[Exercise inputs Boundary: Start]
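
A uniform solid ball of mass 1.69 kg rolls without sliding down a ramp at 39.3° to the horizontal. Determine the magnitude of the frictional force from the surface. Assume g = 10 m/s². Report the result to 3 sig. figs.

f ≈ 3.06 N

With I = (2/5)MR², the ratio k = I/(MR²) is 0.4.
Translational: Mg sinθ − f = Ma. Rotational about the CM: fR = Iα = kMRa, so f = kMa.
Combining, a = g sinθ/(1+k) and f = kMa = kMg sinθ/(1+k).
f = 0.4 × 1.69 × 10 × sin39.3° / 1.4 ≈ 3.06 N.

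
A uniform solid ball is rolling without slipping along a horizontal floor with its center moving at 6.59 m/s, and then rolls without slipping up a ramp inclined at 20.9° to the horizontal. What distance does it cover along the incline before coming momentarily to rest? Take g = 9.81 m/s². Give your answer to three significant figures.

Here I = (2/5)MR², so the shape factor k = I/(MR²) = 0.4.
The rolling condition ω = v/R makes the rotational term ½I(v/R)² = ½kMv², so KE_total = ½(1+k)Mv² = (7/10)Mv².
Setting this equal to Mgh gives the vertical rise h = (1+k)v₀²/(2g) = 1.4×6.59²/(2×9.81) = 3.099 m.
The distance along the slope is d = h/sinθ = 3.099/sin20.9° ≈ 8.69 m.

d ≈ 8.69 m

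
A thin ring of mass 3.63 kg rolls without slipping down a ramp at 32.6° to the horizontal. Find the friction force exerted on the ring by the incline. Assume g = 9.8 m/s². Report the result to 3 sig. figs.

For this body I = MR², i.e. k = I/(MR²) = 1.
Translational: Mg sinθ − f = Ma. Rotational about the CM: fR = Iα = kMRa, so f = kMa.
Combining, a = g sinθ/(1+k) and f = kMa = kMg sinθ/(1+k).
f = 1 × 3.63 × 9.8 × sin32.6° / 2 ≈ 9.58 N.

f ≈ 9.58 N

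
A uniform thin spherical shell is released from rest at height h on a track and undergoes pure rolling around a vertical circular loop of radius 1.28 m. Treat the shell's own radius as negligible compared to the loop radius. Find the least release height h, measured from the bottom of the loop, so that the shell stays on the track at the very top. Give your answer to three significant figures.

With I = (2/3)MR², the ratio k = I/(MR²) is 2/3.
At the top, contact is just lost when gravity alone supplies the centripetal force: Mg = Mv_top²/r, i.e. v_top² = gr.
With ω = v/R, the kinetic energy at speed v is ½(1+k)Mv² = (5/6)Mv².
Energy conservation from release (height h) to the top (height 2r): Mgh = Mg(2r) + (5/6)M·gr.
Thus h_min = 2r + (1+k)r/2 = r(2 + 1.667/2) = 1.28 × 2.833 ≈ 3.63 m.

h_min ≈ 3.63 m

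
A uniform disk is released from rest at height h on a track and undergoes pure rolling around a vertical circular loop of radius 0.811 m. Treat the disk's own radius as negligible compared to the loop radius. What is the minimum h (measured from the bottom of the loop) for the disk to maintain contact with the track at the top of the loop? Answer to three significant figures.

h_min ≈ 2.23 m

Here I = (1/2)MR², so the shape factor k = I/(MR²) = 0.5.
At the top of the loop, the minimum-contact condition is Mg = Mv_top²/r, so v_top² = gr.
With ω = v/R, the kinetic energy at speed v is ½(1+k)Mv² = (3/4)Mv².
Energy conservation from release (height h) to the top (height 2r): Mgh = Mg(2r) + (3/4)M·gr.
Thus h_min = 2r + (1+k)r/2 = r(2 + 1.5/2) = 0.811 × 2.75 ≈ 2.23 m.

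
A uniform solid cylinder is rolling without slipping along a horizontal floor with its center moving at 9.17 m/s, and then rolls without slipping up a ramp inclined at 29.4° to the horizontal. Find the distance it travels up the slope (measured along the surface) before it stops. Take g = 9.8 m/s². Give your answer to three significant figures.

For this body I = (1/2)MR², i.e. k = I/(MR²) = 0.5.
Since it rolls without slipping, ω = v/R and KE = ½Mv² + ½Iω² = ½(1+k)Mv² = (3/4)Mv².
Setting this equal to Mgh gives the vertical rise h = (1+k)v₀²/(2g) = 1.5×9.17²/(2×9.8) = 6.435 m.
Along the incline, d = h/sinθ = 6.435/sin29.4° ≈ 13.1 m.

d ≈ 13.1 m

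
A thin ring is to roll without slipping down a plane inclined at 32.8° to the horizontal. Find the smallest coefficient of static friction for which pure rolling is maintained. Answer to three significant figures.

For this body I = MR², i.e. k = I/(MR²) = 1.
Translational: Mg sinθ − f = Ma. Rotational about the CM: fR = Iα = kMRa, so f = kMa.
These give a = g sinθ/(1+k) and the required friction f = kMg sinθ/(1+k).
The normal force is N = Mg cosθ, so μ_min = f/N = k tanθ/(1+k).
μ_min = 1 × tan32.8° / 2 ≈ 0.322.

μ_min ≈ 0.322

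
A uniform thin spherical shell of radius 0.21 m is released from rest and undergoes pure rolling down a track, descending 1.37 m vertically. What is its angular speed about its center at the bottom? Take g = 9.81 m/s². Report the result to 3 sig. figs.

ω ≈ 19.1 rad/s

The moment of inertia is (2/3)MR², giving k ≡ I/(MR²) = 2/3.
Pure rolling means v = ωR; then KE = ½Mv² + ½I(v/R)² = ½(1+k)Mv² = (5/6)Mv².
Energy conservation Mgh = ½(1+k)Mv² gives v = √(2gh/(1+k)) = √(2 × 9.81 × 1.37 / 1.667) = 4.016 m/s.
The angular speed follows from ω = v/R = 4.016/0.21 ≈ 19.1 rad/s.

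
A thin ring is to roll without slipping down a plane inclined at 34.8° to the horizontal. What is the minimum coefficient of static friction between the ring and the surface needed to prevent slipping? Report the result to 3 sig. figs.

μ_min ≈ 0.348

For this body I = MR², i.e. k = I/(MR²) = 1.
Newton's second law down the slope: Mg sinθ − f = Ma. The torque equation fR = Iα (with α = a/R) gives f = kMa.
These give a = g sinθ/(1+k) and the required friction f = kMg sinθ/(1+k).
The normal force is N = Mg cosθ, so μ_min = f/N = k tanθ/(1+k).
μ_min = 1 × tan34.8° / 2 ≈ 0.348.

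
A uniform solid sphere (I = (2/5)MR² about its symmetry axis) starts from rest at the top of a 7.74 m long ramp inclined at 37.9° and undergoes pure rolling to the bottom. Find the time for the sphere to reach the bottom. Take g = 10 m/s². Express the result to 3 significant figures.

t ≈ 1.88 s

The moment of inertia is (2/5)MR², giving k ≡ I/(MR²) = 0.4.
Newton's second law down the slope: Mg sinθ − f = Ma. The torque equation fR = Iα (with α = a/R) gives f = kMa.
Hence a = g sinθ/(1+k) = 10×sin37.9°/1.4 = 4.388 m/s².
With constant a from rest, t = √(2L/a) = √(2·7.74/4.388) ≈ 1.88 s.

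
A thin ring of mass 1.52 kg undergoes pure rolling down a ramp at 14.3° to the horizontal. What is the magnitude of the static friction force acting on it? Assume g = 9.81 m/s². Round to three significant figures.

With I = MR², the ratio k = I/(MR²) is 1.
Newton's second law down the slope: Mg sinθ − f = Ma. The torque equation fR = Iα (with α = a/R) gives f = kMa.
Combining, a = g sinθ/(1+k) and f = kMa = kMg sinθ/(1+k).
f = 1 × 1.52 × 9.81 × sin14.3° / 2 ≈ 1.84 N.

f ≈ 1.84 N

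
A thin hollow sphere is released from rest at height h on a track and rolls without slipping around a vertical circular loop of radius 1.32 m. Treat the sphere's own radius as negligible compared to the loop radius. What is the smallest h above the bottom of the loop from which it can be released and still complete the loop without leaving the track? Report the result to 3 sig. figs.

Here I = (2/3)MR², so the shape factor k = I/(MR²) = 2/3.
At the top of the loop, the minimum-contact condition is Mg = Mv_top²/r, so v_top² = gr.
With ω = v/R, the kinetic energy at speed v is ½(1+k)Mv² = (5/6)Mv².
Energy conservation from release (height h) to the top (height 2r): Mgh = Mg(2r) + (5/6)M·gr.
Thus h_min = 2r + (1+k)r/2 = r(2 + 1.667/2) = 1.32 × 2.833 ≈ 3.74 m.

h_min ≈ 3.74 m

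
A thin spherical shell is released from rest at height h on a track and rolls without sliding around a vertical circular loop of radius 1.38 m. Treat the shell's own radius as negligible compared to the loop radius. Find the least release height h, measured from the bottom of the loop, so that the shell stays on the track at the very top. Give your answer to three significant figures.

h_min ≈ 3.91 m

Here I = (2/3)MR², so the shape factor k = I/(MR²) = 2/3.
At the top, contact is just lost when gravity alone supplies the centripetal force: Mg = Mv_top²/r, i.e. v_top² = gr.
With ω = v/R, the kinetic energy at speed v is ½(1+k)Mv² = (5/6)Mv².
Energy conservation from release (height h) to the top (height 2r): Mgh = Mg(2r) + (5/6)M·gr.
Thus h_min = 2r + (1+k)r/2 = r(2 + 1.667/2) = 1.38 × 2.833 ≈ 3.91 m.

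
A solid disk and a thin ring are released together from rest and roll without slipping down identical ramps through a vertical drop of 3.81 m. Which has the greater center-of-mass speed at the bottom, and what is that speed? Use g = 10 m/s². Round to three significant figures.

For rolling without slipping, Mgh = ½(1+k)Mv² where k = I/(MR²), so v = √(2gh/(1+k)).
Solid disk: k = 0.5, giving v = √(2×10×3.81/1.5) = 7.127 m/s.
Thin ring: k = 1, giving v = √(2×10×3.81/2) = 6.173 m/s.
The smaller k wins: the solid disk, at ≈ 7.13 m/s.

the solid disk, at v ≈ 7.13 m/s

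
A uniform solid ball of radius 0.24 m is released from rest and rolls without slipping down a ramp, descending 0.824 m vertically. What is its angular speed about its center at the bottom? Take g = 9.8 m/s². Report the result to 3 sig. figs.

ω ≈ 14.2 rad/s

With I = (2/5)MR², the ratio k = I/(MR²) is 0.4.
Rolling without slipping gives ω = v/R, so the total kinetic energy is ½Mv² + ½Iω² = ½(1+k)Mv² = (7/10)Mv².
Energy conservation Mgh = ½(1+k)Mv² gives v = √(2gh/(1+k)) = √(2 × 9.8 × 0.824 / 1.4) = 3.396 m/s.
The angular speed follows from ω = v/R = 3.396/0.24 ≈ 14.2 rad/s.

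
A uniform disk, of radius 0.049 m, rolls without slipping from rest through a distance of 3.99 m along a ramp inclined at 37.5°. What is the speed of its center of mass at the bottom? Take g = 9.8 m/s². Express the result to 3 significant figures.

The moment of inertia is (1/2)MR², giving k ≡ I/(MR²) = 0.5.
Pure rolling means v = ωR; then KE = ½Mv² + ½I(v/R)² = ½(1+k)Mv² = (3/4)Mv².
The vertical drop is h = L sinθ = 3.99 × sin37.5° = 2.429 m.
Setting Mgh = (3/4)Mv² gives v = √(2gh/(1+k)) = √(2·9.8·2.429/1.5) ≈ 5.63 m/s.

v ≈ 5.63 m/s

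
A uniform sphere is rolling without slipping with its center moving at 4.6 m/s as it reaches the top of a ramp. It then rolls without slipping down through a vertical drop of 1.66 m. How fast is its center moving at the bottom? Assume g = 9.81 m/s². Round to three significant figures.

v ≈ 6.67 m/s

Here I = (2/5)MR², so the shape factor k = I/(MR²) = 0.4.
Since it rolls without slipping, ω = v/R and KE = ½Mv² + ½Iω² = ½(1+k)Mv² = (7/10)Mv².
Energy conservation: (7/10)Mv₀² + Mgh = (7/10)Mv², so v² = v₀² + 2gh/(1+k).
v = √(4.6² + 2×9.81×1.66/1.4) = √44.42 ≈ 6.67 m/s.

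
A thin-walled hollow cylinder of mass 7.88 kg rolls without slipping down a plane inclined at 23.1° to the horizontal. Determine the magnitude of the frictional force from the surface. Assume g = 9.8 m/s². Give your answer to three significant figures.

f ≈ 15.1 N

For this body I = MR², i.e. k = I/(MR²) = 1.
Along the incline Mg sinθ − f = Ma, and torque about the center fR = Iα = kMR²(a/R) gives f = kMa.
Combining, a = g sinθ/(1+k) and f = kMa = kMg sinθ/(1+k).
f = 1 × 7.88 × 9.8 × sin23.1° / 2 ≈ 15.1 N.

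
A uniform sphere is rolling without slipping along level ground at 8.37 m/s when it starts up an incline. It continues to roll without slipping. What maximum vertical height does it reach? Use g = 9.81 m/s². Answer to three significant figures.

h ≈ 5.00 m

Here I = (2/5)MR², so the shape factor k = I/(MR²) = 0.4.
Pure rolling means v = ωR; then KE = ½Mv² + ½I(v/R)² = ½(1+k)Mv² = (7/10)Mv².
All of this converts to potential energy at the highest point: (7/10)Mv₀² = Mgh.
Thus h = (1+k)v₀²/(2g) = 1.4 × 8.37² / (2 × 9.81) ≈ 5.00 m.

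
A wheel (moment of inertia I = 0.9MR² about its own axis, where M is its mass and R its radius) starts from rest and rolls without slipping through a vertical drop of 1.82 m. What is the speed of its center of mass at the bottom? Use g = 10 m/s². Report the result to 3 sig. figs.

v ≈ 4.38 m/s

With I = 0.9MR², the ratio k = I/(MR²) is 0.9.
Rolling without slipping gives ω = v/R, so the total kinetic energy is ½Mv² + ½Iω² = ½(1+k)Mv² = (19/20)Mv².
Energy conservation: Mgh = (19/20)Mv², so v = √(2gh/(1+k)) = √(2 × 10 × 1.82 / 1.9) ≈ 4.38 m/s.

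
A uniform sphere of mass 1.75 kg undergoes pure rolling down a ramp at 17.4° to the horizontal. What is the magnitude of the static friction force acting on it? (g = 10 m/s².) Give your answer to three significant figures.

For this body I = (2/5)MR², i.e. k = I/(MR²) = 0.4.
Translational: Mg sinθ − f = Ma. Rotational about the CM: fR = Iα = kMRa, so f = kMa.
Combining, a = g sinθ/(1+k) and f = kMa = kMg sinθ/(1+k).
f = 0.4 × 1.75 × 10 × sin17.4° / 1.4 ≈ 1.50 N.

f ≈ 1.50 N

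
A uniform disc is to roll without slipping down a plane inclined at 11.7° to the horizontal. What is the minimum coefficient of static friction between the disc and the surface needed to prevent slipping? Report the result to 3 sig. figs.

μ_min ≈ 0.0690

Here I = (1/2)MR², so the shape factor k = I/(MR²) = 0.5.
Translational: Mg sinθ − f = Ma. Rotational about the CM: fR = Iα = kMRa, so f = kMa.
These give a = g sinθ/(1+k) and the required friction f = kMg sinθ/(1+k).
The normal force is N = Mg cosθ, so μ_min = f/N = k tanθ/(1+k).
μ_min = 0.5 × tan11.7° / 1.5 ≈ 0.0690.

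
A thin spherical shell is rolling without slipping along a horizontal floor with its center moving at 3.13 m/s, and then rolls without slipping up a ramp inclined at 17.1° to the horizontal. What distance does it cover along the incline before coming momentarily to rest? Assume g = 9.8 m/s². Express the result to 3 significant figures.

d ≈ 2.83 m

Here I = (2/3)MR², so the shape factor k = I/(MR²) = 2/3.
Rolling without slipping gives ω = v/R, so the total kinetic energy is ½Mv² + ½Iω² = ½(1+k)Mv² = (5/6)Mv².
Setting this equal to Mgh gives the vertical rise h = (1+k)v₀²/(2g) = 1.667×3.13²/(2×9.8) = 0.8331 m.
The distance along the slope is d = h/sinθ = 0.8331/sin17.1° ≈ 2.83 m.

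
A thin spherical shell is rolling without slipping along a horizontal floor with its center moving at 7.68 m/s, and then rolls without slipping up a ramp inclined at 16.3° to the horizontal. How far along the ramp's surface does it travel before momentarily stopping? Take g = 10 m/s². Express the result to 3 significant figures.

d ≈ 17.5 m

For this body I = (2/3)MR², i.e. k = I/(MR²) = 2/3.
Since it rolls without slipping, ω = v/R and KE = ½Mv² + ½Iω² = ½(1+k)Mv² = (5/6)Mv².
Setting this equal to Mgh gives the vertical rise h = (1+k)v₀²/(2g) = 1.667×7.68²/(2×10) = 4.915 m.
The distance along the slope is d = h/sinθ = 4.915/sin16.3° ≈ 17.5 m.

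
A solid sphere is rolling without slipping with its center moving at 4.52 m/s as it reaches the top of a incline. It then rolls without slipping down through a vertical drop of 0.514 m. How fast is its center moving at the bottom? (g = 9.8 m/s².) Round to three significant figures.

With I = (2/5)MR², the ratio k = I/(MR²) is 0.4.
Pure rolling means v = ωR; then KE = ½Mv² + ½I(v/R)² = ½(1+k)Mv² = (7/10)Mv².
Conserving energy between top and bottom: (7/10)Mv² = (7/10)Mv₀² + Mgh, hence v² = v₀² + 2gh/(1+k).
v = √(4.52² + 2×9.8×0.514/1.4) = √27.63 ≈ 5.26 m/s.

v ≈ 5.26 m/s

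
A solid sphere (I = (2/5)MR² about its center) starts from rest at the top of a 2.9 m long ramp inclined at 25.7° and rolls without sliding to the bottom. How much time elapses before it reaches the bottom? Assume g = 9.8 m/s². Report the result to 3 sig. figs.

t ≈ 1.38 s

With I = (2/5)MR², the ratio k = I/(MR²) is 0.4.
Along the incline Mg sinθ − f = Ma, and torque about the center fR = Iα = kMR²(a/R) gives f = kMa.
Hence a = g sinθ/(1+k) = 9.8×sin25.7°/1.4 = 3.036 m/s².
With constant a from rest, t = √(2L/a) = √(2·2.9/3.036) ≈ 1.38 s.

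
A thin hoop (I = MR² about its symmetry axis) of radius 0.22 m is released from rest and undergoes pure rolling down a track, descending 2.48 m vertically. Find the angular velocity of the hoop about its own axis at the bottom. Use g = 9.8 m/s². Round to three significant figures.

The moment of inertia is MR², giving k ≡ I/(MR²) = 1.
Since it rolls without slipping, ω = v/R and KE = ½Mv² + ½Iω² = ½(1+k)Mv² = Mv².
Energy conservation Mgh = ½(1+k)Mv² gives v = √(2gh/(1+k)) = √(2 × 9.8 × 2.48 / 2) = 4.93 m/s.
Then ω = v/R = 4.93 / 0.22 ≈ 22.4 rad/s.

ω ≈ 22.4 rad/s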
[Exercise inputs Boundary: End]
▶ _Your objective_
A verbatim copy of the lines from the one with "A thin hoop" to the end of the listing is the whole answer.

▶ _Answer to this exercise_
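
A thin hoop (I = MR² about its symmetry axis) of radius 0.22 m is released from rest and undergoes pure rolling down a track, descending 2.48 m vertically. Find the angular velocity of the hoop about its own axis at the bottom. Use g = 9.8 m/s². Round to three significant figures.

The moment of inertia is MR², giving k ≡ I/(MR²) = 1.
Since it rolls without slipping, ω = v/R and KE = ½Mv² + ½Iω² = ½(1+k)Mv² = Mv².
Energy conservation Mgh = ½(1+k)Mv² gives v = √(2gh/(1+k)) = √(2 × 9.8 × 2.48 / 2) = 4.93 m/s.
Then ω = v/R = 4.93 / 0.22 ≈ 22.4 rad/s.

ω ≈ 22.4 rad/s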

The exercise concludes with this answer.